ASSIGNED TASK:
Please write out every entry below, word for word.

[Saved data entries]

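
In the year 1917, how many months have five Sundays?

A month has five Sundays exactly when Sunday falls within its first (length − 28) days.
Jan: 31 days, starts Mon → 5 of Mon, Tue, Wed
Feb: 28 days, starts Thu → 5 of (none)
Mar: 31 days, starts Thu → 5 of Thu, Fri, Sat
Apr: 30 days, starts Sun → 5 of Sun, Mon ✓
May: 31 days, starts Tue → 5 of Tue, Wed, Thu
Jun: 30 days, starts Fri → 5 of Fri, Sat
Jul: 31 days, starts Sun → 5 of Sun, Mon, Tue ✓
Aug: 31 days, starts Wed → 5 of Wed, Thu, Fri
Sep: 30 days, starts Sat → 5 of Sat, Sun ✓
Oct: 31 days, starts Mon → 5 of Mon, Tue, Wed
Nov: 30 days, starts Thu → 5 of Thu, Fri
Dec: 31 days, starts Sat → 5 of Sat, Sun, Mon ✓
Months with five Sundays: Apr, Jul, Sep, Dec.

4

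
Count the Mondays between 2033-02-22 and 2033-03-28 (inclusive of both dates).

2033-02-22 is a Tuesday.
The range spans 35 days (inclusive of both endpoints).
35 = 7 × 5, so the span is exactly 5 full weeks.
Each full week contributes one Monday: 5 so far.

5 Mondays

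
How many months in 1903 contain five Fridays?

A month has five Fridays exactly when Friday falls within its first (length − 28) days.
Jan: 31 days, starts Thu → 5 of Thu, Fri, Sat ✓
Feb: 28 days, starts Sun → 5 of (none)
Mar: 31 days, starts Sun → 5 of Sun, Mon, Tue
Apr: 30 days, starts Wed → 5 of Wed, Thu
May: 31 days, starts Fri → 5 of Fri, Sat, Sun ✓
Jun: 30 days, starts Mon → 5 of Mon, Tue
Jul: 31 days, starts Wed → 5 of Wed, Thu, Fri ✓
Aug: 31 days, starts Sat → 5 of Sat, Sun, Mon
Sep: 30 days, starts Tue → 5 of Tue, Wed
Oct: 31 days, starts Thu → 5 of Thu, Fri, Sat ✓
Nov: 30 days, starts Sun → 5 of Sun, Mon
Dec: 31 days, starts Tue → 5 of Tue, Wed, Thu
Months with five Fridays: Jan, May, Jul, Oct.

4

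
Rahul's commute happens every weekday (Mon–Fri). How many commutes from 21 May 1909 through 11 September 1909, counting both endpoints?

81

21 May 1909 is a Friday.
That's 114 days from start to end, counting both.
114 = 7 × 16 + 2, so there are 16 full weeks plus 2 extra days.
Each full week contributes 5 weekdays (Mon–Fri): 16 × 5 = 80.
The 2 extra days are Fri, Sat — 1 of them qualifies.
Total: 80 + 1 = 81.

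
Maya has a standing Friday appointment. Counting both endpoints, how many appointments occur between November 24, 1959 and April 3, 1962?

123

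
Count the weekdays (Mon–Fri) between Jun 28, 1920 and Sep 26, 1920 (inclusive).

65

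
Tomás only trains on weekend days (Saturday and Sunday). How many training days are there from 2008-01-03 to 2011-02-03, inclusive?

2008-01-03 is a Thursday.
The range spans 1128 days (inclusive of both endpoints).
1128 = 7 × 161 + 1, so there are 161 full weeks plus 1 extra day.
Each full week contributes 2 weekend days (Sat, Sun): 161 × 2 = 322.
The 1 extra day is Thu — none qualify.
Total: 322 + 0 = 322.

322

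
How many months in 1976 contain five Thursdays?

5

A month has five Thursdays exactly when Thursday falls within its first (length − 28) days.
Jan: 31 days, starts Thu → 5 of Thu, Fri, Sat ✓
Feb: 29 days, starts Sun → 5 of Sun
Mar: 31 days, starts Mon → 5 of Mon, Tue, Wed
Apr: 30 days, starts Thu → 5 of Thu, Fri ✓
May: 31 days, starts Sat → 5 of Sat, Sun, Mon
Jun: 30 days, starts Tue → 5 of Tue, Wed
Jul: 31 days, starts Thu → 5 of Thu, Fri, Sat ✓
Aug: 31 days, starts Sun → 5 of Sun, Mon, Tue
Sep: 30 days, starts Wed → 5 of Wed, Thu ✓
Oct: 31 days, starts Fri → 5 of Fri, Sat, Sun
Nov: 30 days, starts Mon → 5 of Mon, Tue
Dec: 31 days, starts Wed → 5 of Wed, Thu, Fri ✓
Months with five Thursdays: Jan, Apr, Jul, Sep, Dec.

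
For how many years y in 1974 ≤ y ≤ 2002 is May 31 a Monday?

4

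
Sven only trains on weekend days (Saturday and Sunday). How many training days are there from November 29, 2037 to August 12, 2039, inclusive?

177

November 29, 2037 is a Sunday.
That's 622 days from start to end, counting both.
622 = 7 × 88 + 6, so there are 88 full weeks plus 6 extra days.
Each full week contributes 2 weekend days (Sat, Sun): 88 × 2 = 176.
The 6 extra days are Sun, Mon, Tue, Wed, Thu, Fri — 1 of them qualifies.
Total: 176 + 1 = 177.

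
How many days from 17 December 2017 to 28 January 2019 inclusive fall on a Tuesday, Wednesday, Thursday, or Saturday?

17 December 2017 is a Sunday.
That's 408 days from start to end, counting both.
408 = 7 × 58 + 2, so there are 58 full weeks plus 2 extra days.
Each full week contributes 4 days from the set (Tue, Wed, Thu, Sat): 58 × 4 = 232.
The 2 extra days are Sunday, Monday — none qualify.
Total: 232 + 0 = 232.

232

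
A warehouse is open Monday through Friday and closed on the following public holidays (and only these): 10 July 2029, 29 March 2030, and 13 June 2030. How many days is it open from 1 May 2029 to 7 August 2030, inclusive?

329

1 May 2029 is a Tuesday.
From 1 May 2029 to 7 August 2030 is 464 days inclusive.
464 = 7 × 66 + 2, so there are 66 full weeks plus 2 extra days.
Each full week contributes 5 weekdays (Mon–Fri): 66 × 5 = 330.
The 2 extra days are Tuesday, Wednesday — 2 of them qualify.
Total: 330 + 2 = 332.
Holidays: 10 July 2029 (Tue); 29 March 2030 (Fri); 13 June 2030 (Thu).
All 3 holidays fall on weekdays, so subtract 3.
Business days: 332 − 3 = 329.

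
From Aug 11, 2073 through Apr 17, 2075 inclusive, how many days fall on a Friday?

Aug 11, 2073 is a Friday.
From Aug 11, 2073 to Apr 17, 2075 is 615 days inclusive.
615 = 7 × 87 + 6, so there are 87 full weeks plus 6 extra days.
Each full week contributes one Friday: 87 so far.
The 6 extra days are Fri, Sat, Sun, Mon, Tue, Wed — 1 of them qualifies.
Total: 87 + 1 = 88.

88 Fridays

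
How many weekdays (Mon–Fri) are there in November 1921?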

SOLUTION TO THIS EXERCISE:
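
In the year 1917, how many months have five Sundays?

A month has five Sundays exactly when Sunday falls within its first (length − 28) days.
Jan: 31 days, starts Mon → 5 of Mon, Tue, Wed
Feb: 28 days, starts Thu → 5 of (none)
Mar: 31 days, starts Thu → 5 of Thu, Fri, Sat
Apr: 30 days, starts Sun → 5 of Sun, Mon ✓
May: 31 days, starts Tue → 5 of Tue, Wed, Thu
Jun: 30 days, starts Fri → 5 of Fri, Sat
Jul: 31 days, starts Sun → 5 of Sun, Mon, Tue ✓
Aug: 31 days, starts Wed → 5 of Wed, Thu, Fri
Sep: 30 days, starts Sat → 5 of Sat, Sun ✓
Oct: 31 days, starts Mon → 5 of Mon, Tue, Wed
Nov: 30 days, starts Thu → 5 of Thu, Fri
Dec: 31 days, starts Sat → 5 of Sat, Sun, Mon ✓
Months with five Sundays: Apr, Jul, Sep, Dec.

4

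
Count the Mondays between 2033-02-22 and 2033-03-28 (inclusive of both dates).

2033-02-22 is a Tuesday.
The range spans 35 days (inclusive of both endpoints).
35 = 7 × 5, so the span is exactly 5 full weeks.
Each full week contributes one Monday: 5 so far.

5 Mondays

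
How many months in 1903 contain five Fridays?

A month has five Fridays exactly when Friday falls within its first (length − 28) days.
Jan: 31 days, starts Thu → 5 of Thu, Fri, Sat ✓
Feb: 28 days, starts Sun → 5 of (none)
Mar: 31 days, starts Sun → 5 of Sun, Mon, Tue
Apr: 30 days, starts Wed → 5 of Wed, Thu
May: 31 days, starts Fri → 5 of Fri, Sat, Sun ✓
Jun: 30 days, starts Mon → 5 of Mon, Tue
Jul: 31 days, starts Wed → 5 of Wed, Thu, Fri ✓
Aug: 31 days, starts Sat → 5 of Sat, Sun, Mon
Sep: 30 days, starts Tue → 5 of Tue, Wed
Oct: 31 days, starts Thu → 5 of Thu, Fri, Sat ✓
Nov: 30 days, starts Sun → 5 of Sun, Mon
Dec: 31 days, starts Tue → 5 of Tue, Wed, Thu
Months with five Fridays: Jan, May, Jul, Oct.

4

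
Rahul's commute happens every weekday (Mon–Fri). How many commutes from 21 May 1909 through 11 September 1909, counting both endpoints?

81

21 May 1909 is a Friday.
That's 114 days from start to end, counting both.
114 = 7 × 16 + 2, so there are 16 full weeks plus 2 extra days.
Each full week contributes 5 weekdays (Mon–Fri): 16 × 5 = 80.
The 2 extra days are Fri, Sat — 1 of them qualifies.
Total: 80 + 1 = 81.

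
Maya has a standing Friday appointment. Counting both endpoints, how many appointments occur between November 24, 1959 and April 3, 1962?

123

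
Count the weekdays (Mon–Fri) between Jun 28, 1920 and Sep 26, 1920 (inclusive).

65

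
Tomás only trains on weekend days (Saturday and Sunday). How many training days are there from 2008-01-03 to 2011-02-03, inclusive?

2008-01-03 is a Thursday.
The range spans 1128 days (inclusive of both endpoints).
1128 = 7 × 161 + 1, so there are 161 full weeks plus 1 extra day.
Each full week contributes 2 weekend days (Sat, Sun): 161 × 2 = 322.
The 1 extra day is Thu — none qualify.
Total: 322 + 0 = 322.

322

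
How many months in 1976 contain five Thursdays?

5

A month has five Thursdays exactly when Thursday falls within its first (length − 28) days.
Jan: 31 days, starts Thu → 5 of Thu, Fri, Sat ✓
Feb: 29 days, starts Sun → 5 of Sun
Mar: 31 days, starts Mon → 5 of Mon, Tue, Wed
Apr: 30 days, starts Thu → 5 of Thu, Fri ✓
May: 31 days, starts Sat → 5 of Sat, Sun, Mon
Jun: 30 days, starts Tue → 5 of Tue, Wed
Jul: 31 days, starts Thu → 5 of Thu, Fri, Sat ✓
Aug: 31 days, starts Sun → 5 of Sun, Mon, Tue
Sep: 30 days, starts Wed → 5 of Wed, Thu ✓
Oct: 31 days, starts Fri → 5 of Fri, Sat, Sun
Nov: 30 days, starts Mon → 5 of Mon, Tue
Dec: 31 days, starts Wed → 5 of Wed, Thu, Fri ✓
Months with five Thursdays: Jan, Apr, Jul, Sep, Dec.

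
For how many years y in 1974 ≤ y ≤ 2002 is May 31 a Monday?

4

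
Sven only trains on weekend days (Saturday and Sunday). How many training days are there from November 29, 2037 to August 12, 2039, inclusive?

177

November 29, 2037 is a Sunday.
That's 622 days from start to end, counting both.
622 = 7 × 88 + 6, so there are 88 full weeks plus 6 extra days.
Each full week contributes 2 weekend days (Sat, Sun): 88 × 2 = 176.
The 6 extra days are Sun, Mon, Tue, Wed, Thu, Fri — 1 of them qualifies.
Total: 176 + 1 = 177.

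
How many days from 17 December 2017 to 28 January 2019 inclusive fall on a Tuesday, Wednesday, Thursday, or Saturday?

17 December 2017 is a Sunday.
That's 408 days from start to end, counting both.
408 = 7 × 58 + 2, so there are 58 full weeks plus 2 extra days.
Each full week contributes 4 days from the set (Tue, Wed, Thu, Sat): 58 × 4 = 232.
The 2 extra days are Sunday, Monday — none qualify.
Total: 232 + 0 = 232.

232

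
A warehouse is open Monday through Friday and closed on the following public holidays (and only these): 10 July 2029, 29 March 2030, and 13 June 2030. How many days is it open from 1 May 2029 to 7 August 2030, inclusive?

329

1 May 2029 is a Tuesday.
From 1 May 2029 to 7 August 2030 is 464 days inclusive.
464 = 7 × 66 + 2, so there are 66 full weeks plus 2 extra days.
Each full week contributes 5 weekdays (Mon–Fri): 66 × 5 = 330.
The 2 extra days are Tuesday, Wednesday — 2 of them qualify.
Total: 330 + 2 = 332.
Holidays: 10 July 2029 (Tue); 29 March 2030 (Fri); 13 June 2030 (Thu).
All 3 holidays fall on weekdays, so subtract 3.
Business days: 332 − 3 = 329.

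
From Aug 11, 2073 through Apr 17, 2075 inclusive, how many days fall on a Friday?

Aug 11, 2073 is a Friday.
From Aug 11, 2073 to Apr 17, 2075 is 615 days inclusive.
615 = 7 × 87 + 6, so there are 87 full weeks plus 6 extra days.
Each full week contributes one Friday: 87 so far.
The 6 extra days are Fri, Sat, Sun, Mon, Tue, Wed — 1 of them qualifies.
Total: 87 + 1 = 88.

88 Fridays

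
How many weekdays (Mon–Fri) are there in November 1921?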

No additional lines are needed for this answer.